TASK GOAL:
Scan the lines below for the string "using". Reply with how many match, and no other words.

RECORDS SUPPLIED Block Start

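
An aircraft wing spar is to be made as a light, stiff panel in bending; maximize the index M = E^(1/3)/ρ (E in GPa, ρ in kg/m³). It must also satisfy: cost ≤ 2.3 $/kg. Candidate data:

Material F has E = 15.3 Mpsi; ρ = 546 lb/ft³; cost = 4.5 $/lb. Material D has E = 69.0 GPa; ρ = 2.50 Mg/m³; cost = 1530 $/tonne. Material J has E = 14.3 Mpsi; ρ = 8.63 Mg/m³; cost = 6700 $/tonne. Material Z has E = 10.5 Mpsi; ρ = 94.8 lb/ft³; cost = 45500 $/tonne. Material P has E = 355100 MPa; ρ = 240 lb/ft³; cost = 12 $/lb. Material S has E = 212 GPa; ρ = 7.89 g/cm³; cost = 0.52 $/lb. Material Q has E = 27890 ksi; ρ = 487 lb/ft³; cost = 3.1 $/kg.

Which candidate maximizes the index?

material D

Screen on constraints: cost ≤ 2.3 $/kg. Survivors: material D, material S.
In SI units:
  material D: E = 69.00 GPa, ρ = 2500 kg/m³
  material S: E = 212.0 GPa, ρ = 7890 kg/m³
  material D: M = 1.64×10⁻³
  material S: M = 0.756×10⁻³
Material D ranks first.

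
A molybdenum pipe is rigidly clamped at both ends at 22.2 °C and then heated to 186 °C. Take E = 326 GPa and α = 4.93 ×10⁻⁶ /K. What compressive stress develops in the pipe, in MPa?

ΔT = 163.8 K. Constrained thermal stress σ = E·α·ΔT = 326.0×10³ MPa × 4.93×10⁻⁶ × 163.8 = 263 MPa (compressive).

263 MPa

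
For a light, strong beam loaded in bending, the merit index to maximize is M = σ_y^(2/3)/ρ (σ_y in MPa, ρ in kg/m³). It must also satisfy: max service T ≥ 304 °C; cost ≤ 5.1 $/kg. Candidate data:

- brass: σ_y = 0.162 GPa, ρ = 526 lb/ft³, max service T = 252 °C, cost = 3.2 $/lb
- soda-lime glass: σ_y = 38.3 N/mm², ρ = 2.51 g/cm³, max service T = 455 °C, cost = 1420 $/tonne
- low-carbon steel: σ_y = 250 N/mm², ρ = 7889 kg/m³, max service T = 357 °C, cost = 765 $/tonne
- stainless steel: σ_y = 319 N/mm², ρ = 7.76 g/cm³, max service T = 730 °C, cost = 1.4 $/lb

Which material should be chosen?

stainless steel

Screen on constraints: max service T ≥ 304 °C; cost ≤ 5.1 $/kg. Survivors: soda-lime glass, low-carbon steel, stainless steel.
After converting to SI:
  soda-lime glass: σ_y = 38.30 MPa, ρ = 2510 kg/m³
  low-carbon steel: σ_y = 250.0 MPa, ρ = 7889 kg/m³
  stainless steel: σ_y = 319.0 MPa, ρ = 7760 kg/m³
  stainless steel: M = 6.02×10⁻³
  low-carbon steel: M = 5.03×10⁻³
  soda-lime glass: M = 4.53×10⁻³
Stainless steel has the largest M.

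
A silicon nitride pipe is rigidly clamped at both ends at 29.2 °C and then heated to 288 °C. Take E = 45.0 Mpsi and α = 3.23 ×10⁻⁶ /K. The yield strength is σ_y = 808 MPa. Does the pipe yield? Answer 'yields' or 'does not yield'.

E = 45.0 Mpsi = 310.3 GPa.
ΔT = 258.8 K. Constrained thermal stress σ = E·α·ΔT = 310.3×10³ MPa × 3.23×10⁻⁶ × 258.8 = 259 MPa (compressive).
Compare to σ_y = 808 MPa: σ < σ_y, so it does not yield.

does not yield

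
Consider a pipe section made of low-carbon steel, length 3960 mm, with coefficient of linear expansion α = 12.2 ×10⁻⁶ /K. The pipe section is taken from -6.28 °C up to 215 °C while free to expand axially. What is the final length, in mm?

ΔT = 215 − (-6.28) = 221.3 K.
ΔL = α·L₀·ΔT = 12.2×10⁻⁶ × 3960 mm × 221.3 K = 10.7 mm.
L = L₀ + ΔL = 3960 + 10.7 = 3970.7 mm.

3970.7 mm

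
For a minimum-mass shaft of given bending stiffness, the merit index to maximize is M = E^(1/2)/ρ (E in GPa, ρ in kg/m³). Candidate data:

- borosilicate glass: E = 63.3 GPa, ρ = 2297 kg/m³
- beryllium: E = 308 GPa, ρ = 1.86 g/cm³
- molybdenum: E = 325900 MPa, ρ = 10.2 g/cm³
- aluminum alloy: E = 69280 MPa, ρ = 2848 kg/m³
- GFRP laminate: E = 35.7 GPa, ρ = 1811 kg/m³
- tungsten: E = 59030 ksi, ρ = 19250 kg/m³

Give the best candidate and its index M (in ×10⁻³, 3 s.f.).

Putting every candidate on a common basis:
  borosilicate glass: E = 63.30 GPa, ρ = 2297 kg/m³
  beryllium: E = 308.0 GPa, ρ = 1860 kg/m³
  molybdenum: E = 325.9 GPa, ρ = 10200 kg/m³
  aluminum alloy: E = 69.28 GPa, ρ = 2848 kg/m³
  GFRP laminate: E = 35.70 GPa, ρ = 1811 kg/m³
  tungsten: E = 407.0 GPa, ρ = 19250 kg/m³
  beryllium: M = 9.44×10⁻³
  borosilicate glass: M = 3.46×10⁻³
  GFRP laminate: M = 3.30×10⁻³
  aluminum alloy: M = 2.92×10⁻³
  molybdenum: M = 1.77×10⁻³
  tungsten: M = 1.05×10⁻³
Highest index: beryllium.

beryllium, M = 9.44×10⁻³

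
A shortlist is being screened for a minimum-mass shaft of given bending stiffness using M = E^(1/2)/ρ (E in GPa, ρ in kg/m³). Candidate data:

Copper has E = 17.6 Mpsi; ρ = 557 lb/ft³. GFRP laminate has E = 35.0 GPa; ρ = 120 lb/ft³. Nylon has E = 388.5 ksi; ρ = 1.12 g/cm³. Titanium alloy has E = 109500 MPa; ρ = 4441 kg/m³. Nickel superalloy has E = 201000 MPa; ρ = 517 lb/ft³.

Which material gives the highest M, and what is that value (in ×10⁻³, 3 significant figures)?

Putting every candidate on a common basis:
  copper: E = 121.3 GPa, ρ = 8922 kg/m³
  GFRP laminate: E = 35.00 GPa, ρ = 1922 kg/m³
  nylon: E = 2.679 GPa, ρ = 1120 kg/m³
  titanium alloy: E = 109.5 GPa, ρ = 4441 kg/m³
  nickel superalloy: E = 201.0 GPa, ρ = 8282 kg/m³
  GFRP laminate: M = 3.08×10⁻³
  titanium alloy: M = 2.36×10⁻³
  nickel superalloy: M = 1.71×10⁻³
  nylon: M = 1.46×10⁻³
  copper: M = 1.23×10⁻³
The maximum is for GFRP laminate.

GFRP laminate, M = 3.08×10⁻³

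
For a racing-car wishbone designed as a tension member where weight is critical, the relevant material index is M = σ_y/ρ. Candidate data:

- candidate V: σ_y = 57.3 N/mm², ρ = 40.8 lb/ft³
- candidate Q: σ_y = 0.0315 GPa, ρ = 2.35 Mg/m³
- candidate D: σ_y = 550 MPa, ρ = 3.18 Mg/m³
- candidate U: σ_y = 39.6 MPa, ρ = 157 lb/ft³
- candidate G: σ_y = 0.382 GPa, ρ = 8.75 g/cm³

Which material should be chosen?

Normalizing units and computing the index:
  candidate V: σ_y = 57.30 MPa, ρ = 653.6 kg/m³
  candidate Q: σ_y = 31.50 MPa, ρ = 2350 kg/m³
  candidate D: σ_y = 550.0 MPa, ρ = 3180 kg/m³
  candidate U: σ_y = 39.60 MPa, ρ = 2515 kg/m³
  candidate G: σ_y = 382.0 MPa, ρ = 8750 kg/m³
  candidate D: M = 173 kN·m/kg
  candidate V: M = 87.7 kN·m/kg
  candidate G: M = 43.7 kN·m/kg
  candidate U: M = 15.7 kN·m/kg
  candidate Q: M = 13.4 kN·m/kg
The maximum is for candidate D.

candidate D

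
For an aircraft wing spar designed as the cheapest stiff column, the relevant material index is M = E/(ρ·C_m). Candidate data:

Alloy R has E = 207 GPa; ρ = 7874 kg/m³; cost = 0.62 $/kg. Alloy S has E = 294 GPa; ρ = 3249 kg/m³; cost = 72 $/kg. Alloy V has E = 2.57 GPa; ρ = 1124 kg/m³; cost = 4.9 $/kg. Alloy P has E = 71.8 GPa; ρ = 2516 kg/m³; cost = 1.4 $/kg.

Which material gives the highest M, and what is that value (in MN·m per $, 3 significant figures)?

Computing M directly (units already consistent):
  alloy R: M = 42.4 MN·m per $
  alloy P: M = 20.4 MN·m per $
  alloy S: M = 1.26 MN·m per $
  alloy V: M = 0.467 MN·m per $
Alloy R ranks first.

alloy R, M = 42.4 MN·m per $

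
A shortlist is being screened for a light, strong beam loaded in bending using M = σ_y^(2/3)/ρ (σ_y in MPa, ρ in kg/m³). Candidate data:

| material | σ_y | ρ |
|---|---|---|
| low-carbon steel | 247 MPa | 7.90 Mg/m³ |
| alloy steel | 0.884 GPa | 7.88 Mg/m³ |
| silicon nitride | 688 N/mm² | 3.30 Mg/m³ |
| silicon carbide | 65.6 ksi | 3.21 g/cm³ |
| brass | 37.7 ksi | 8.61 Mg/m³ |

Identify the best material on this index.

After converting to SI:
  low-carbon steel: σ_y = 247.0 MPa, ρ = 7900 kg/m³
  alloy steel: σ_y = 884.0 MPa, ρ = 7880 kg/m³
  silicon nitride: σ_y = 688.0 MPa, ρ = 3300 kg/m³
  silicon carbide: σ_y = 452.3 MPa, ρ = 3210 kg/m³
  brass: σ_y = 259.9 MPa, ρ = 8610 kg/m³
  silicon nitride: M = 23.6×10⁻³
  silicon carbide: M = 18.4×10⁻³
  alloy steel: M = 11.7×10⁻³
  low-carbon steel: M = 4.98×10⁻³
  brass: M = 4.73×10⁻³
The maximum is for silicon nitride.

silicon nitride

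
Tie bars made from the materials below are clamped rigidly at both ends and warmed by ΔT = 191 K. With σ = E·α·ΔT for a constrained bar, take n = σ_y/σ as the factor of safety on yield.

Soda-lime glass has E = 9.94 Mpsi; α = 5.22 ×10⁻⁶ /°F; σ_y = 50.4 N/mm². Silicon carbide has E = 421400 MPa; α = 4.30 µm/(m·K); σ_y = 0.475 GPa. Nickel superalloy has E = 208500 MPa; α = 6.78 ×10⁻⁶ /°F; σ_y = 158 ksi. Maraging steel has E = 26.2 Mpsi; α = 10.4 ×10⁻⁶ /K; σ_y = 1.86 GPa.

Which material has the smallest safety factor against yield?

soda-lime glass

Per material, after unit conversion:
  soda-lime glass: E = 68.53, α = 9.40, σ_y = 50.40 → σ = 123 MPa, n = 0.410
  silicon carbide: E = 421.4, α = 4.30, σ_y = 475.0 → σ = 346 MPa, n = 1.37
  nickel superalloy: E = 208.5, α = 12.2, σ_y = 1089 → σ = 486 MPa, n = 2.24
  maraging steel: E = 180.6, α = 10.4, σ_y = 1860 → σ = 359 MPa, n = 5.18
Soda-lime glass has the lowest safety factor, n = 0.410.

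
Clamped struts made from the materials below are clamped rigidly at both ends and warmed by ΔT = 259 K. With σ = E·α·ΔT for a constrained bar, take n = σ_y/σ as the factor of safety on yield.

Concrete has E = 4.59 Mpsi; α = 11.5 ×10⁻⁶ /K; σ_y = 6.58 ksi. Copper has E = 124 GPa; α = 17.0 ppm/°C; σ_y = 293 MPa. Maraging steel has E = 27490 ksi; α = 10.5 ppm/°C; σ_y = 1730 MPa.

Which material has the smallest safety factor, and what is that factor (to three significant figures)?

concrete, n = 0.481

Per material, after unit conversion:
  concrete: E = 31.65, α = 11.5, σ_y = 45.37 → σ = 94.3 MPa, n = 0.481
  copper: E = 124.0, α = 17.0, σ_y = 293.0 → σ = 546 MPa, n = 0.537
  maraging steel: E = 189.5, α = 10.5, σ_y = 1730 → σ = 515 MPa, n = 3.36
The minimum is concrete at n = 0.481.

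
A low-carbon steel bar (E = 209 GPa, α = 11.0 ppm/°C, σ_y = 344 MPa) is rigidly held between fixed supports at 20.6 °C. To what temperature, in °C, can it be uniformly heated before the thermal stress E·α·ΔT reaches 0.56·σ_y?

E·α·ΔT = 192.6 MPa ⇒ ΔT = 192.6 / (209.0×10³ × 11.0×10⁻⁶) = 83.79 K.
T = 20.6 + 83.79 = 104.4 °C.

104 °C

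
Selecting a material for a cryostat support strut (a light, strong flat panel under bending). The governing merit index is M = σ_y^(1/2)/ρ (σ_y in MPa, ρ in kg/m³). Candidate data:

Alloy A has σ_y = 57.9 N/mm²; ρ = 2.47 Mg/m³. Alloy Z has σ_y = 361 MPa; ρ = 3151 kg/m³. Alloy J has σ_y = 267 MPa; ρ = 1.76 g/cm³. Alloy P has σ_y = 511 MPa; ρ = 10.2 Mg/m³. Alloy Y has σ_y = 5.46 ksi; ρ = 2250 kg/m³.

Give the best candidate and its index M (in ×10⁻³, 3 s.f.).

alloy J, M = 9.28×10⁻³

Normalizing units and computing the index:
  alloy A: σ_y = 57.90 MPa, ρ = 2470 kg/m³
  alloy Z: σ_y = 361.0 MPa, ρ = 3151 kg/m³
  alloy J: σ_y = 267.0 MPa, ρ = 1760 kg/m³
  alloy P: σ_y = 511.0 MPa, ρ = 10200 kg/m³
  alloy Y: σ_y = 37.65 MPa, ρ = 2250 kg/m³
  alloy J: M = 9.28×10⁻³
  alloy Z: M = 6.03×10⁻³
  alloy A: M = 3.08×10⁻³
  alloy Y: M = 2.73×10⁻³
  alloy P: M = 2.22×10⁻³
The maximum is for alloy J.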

RECORDS SUPPLIED Block End

ANSWER BELOW:
2